§ What to do
Would you filter the listing below so that only lines with the word "annual" remain?

§ Task material
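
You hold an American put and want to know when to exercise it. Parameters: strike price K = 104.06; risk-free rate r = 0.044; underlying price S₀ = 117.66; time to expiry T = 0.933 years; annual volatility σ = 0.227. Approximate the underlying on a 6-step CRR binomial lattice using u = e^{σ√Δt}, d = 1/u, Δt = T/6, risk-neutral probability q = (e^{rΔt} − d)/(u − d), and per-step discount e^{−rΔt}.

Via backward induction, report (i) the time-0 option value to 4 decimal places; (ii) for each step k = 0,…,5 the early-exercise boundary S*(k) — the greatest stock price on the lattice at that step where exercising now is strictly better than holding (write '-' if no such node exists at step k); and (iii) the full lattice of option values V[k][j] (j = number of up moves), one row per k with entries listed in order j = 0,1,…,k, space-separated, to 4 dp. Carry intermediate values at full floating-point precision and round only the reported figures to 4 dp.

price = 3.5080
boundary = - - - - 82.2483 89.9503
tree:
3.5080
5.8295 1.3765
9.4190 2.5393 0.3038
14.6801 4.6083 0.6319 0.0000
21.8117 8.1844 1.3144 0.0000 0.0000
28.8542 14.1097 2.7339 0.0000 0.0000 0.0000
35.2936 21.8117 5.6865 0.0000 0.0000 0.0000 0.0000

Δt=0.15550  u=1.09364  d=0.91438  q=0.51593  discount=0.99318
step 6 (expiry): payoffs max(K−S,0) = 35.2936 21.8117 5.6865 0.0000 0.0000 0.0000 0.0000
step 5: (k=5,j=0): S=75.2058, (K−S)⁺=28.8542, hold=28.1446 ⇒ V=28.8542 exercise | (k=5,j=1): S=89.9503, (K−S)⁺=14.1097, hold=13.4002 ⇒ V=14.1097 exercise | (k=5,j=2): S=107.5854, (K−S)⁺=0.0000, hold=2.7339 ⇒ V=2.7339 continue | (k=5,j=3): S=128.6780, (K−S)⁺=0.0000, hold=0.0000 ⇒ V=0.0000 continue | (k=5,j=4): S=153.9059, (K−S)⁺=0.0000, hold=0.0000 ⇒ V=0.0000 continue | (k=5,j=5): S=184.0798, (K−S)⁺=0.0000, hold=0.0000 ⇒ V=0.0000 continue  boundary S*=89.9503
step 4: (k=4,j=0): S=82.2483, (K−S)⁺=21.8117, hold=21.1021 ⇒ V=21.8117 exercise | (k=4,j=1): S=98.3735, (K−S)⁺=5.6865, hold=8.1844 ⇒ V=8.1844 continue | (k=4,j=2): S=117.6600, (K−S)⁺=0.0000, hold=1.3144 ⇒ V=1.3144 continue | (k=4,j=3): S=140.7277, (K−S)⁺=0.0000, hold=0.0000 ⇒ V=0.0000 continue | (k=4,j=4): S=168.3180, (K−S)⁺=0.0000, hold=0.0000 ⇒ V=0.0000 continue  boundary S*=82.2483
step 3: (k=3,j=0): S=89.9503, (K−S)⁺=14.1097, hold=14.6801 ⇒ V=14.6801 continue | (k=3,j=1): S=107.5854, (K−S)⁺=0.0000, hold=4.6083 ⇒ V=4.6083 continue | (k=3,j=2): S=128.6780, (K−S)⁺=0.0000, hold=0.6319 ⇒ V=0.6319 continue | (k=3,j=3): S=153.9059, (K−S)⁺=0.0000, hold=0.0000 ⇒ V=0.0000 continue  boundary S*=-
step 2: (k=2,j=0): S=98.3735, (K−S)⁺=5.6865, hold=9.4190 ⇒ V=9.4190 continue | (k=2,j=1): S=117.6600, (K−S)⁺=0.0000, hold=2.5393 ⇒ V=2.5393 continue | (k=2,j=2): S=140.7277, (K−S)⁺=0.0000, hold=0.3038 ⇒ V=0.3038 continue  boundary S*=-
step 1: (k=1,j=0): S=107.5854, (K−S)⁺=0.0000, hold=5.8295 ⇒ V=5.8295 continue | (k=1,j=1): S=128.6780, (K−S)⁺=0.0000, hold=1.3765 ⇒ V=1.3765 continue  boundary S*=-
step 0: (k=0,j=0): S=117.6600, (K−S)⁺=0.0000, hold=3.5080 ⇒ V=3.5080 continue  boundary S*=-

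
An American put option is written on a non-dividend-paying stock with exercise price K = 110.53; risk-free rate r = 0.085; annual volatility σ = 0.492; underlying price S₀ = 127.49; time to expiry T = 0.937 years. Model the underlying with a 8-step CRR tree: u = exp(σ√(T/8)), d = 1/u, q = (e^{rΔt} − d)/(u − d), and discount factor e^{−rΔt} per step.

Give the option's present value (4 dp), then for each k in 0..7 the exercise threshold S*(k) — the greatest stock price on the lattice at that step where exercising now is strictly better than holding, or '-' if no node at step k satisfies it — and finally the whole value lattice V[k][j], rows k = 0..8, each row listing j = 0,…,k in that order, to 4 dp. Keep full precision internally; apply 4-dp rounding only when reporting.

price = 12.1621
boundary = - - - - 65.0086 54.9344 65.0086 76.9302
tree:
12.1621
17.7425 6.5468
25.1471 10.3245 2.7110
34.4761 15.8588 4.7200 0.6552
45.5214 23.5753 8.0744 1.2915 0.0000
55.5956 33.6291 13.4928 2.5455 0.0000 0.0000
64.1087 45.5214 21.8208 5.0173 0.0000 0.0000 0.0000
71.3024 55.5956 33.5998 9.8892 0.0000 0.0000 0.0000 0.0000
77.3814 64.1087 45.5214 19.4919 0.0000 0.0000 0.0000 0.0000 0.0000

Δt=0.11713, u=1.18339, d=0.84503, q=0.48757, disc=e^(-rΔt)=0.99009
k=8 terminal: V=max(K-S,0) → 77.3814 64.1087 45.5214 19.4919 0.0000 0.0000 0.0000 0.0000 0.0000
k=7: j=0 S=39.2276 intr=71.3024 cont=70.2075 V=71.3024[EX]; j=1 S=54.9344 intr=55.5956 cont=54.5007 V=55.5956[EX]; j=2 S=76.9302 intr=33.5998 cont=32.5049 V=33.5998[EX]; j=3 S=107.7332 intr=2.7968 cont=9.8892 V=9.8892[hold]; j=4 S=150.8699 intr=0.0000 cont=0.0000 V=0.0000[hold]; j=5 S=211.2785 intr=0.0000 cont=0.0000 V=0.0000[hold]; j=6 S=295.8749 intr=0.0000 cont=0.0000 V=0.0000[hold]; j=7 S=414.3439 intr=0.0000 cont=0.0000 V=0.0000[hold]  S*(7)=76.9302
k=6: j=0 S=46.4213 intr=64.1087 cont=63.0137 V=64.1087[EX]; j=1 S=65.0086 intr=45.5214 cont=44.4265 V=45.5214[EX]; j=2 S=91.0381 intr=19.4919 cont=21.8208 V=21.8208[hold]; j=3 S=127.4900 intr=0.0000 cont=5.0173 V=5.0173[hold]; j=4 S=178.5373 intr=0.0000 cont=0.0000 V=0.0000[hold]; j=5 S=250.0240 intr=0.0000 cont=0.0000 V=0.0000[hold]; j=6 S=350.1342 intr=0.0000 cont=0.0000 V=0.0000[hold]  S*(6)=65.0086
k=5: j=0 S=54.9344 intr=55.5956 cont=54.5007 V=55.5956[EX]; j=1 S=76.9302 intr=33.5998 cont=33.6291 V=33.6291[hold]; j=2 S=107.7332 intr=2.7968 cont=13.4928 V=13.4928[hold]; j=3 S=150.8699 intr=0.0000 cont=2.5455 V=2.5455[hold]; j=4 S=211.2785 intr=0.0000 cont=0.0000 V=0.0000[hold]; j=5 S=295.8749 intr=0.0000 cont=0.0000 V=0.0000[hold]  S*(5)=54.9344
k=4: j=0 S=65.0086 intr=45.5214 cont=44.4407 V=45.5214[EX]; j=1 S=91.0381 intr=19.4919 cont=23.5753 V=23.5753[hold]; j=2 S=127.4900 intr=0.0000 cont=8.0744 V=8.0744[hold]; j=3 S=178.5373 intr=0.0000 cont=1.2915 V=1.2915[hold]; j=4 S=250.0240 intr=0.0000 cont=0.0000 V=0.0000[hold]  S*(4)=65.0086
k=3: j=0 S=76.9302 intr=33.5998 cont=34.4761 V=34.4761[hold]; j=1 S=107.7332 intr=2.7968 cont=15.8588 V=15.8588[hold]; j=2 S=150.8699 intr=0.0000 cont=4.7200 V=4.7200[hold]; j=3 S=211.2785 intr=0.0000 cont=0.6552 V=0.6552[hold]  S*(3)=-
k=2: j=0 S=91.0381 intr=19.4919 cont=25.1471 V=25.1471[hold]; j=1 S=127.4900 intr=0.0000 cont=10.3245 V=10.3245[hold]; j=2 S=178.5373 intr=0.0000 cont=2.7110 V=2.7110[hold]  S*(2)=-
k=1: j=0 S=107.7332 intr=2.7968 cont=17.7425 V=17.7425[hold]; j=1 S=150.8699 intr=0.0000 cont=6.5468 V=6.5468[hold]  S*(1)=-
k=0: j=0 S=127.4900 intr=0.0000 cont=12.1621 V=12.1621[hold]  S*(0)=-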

§ Response to the exercise
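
You hold an American put and want to know when to exercise it. Parameters: strike price K = 104.06; risk-free rate r = 0.044; underlying price S₀ = 117.66; time to expiry T = 0.933 years; annual volatility σ = 0.227. Approximate the underlying on a 6-step CRR binomial lattice using u = e^{σ√Δt}, d = 1/u, Δt = T/6, risk-neutral probability q = (e^{rΔt} − d)/(u − d), and per-step discount e^{−rΔt}.
An American put option is written on a non-dividend-paying stock with exercise price K = 110.53; risk-free rate r = 0.085; annual volatility σ = 0.492; underlying price S₀ = 127.49; time to expiry T = 0.937 years. Model the underlying with a 8-step CRR tree: u = exp(σ√(T/8)), d = 1/u, q = (e^{rΔt} − d)/(u − d), and discount factor e^{−rΔt} per step.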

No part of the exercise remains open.